• TASK GOAL:
Without changing anything, transcribe all of the entries.

• DATA EXTRACTS:
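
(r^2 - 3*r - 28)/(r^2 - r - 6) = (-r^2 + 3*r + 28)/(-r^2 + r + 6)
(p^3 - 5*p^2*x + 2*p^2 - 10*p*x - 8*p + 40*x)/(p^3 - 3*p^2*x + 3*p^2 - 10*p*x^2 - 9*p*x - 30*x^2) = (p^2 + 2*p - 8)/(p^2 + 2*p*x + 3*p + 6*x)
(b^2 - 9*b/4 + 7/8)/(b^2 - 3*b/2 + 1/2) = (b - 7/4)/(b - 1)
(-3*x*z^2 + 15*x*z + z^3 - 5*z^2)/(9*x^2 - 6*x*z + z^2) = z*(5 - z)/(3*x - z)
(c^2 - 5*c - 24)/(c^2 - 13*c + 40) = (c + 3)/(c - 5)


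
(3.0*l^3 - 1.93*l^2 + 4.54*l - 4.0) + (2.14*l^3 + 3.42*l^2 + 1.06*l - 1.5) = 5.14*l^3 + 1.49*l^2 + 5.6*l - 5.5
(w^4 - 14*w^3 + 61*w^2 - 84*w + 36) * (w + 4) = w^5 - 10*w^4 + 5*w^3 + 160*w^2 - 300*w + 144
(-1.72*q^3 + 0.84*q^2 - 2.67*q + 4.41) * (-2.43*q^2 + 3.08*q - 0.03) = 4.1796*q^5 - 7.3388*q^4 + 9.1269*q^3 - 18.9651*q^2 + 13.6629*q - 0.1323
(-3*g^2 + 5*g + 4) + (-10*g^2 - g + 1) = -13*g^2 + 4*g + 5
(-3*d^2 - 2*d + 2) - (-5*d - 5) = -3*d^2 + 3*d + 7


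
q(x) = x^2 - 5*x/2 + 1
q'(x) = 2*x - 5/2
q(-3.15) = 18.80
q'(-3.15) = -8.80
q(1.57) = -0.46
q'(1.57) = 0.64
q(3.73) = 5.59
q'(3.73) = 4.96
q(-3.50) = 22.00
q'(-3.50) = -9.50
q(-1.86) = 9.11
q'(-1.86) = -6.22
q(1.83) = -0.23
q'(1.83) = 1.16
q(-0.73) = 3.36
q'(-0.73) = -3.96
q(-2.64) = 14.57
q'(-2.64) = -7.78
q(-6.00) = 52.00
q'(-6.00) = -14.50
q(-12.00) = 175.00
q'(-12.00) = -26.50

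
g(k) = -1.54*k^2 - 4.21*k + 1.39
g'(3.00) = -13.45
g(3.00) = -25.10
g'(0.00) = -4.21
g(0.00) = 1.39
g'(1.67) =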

• REPLY TO THE EXERCISE:
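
(r^2 - 3*r - 28)/(r^2 - r - 6) = (-r^2 + 3*r + 28)/(-r^2 + r + 6)
(p^3 - 5*p^2*x + 2*p^2 - 10*p*x - 8*p + 40*x)/(p^3 - 3*p^2*x + 3*p^2 - 10*p*x^2 - 9*p*x - 30*x^2) = (p^2 + 2*p - 8)/(p^2 + 2*p*x + 3*p + 6*x)
(b^2 - 9*b/4 + 7/8)/(b^2 - 3*b/2 + 1/2) = (b - 7/4)/(b - 1)
(-3*x*z^2 + 15*x*z + z^3 - 5*z^2)/(9*x^2 - 6*x*z + z^2) = z*(5 - z)/(3*x - z)
(c^2 - 5*c - 24)/(c^2 - 13*c + 40) = (c + 3)/(c - 5)


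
(3.0*l^3 - 1.93*l^2 + 4.54*l - 4.0) + (2.14*l^3 + 3.42*l^2 + 1.06*l - 1.5) = 5.14*l^3 + 1.49*l^2 + 5.6*l - 5.5
(w^4 - 14*w^3 + 61*w^2 - 84*w + 36) * (w + 4) = w^5 - 10*w^4 + 5*w^3 + 160*w^2 - 300*w + 144
(-1.72*q^3 + 0.84*q^2 - 2.67*q + 4.41) * (-2.43*q^2 + 3.08*q - 0.03) = 4.1796*q^5 - 7.3388*q^4 + 9.1269*q^3 - 18.9651*q^2 + 13.6629*q - 0.1323
(-3*g^2 + 5*g + 4) + (-10*g^2 - g + 1) = -13*g^2 + 4*g + 5
(-3*d^2 - 2*d + 2) - (-5*d - 5) = -3*d^2 + 3*d + 7


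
q(x) = x^2 - 5*x/2 + 1
q'(x) = 2*x - 5/2
q(-3.15) = 18.80
q'(-3.15) = -8.80
q(1.57) = -0.46
q'(1.57) = 0.64
q(3.73) = 5.59
q'(3.73) = 4.96
q(-3.50) = 22.00
q'(-3.50) = -9.50
q(-1.86) = 9.11
q'(-1.86) = -6.22
q(1.83) = -0.23
q'(1.83) = 1.16
q(-0.73) = 3.36
q'(-0.73) = -3.96
q(-2.64) = 14.57
q'(-2.64) = -7.78
q(-6.00) = 52.00
q'(-6.00) = -14.50
q(-12.00) = 175.00
q'(-12.00) = -26.50

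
g(k) = -1.54*k^2 - 4.21*k + 1.39
g'(3.00) = -13.45
g(3.00) = -25.10
g'(0.00) = -4.21
g(0.00) = 1.39
g'(1.67) =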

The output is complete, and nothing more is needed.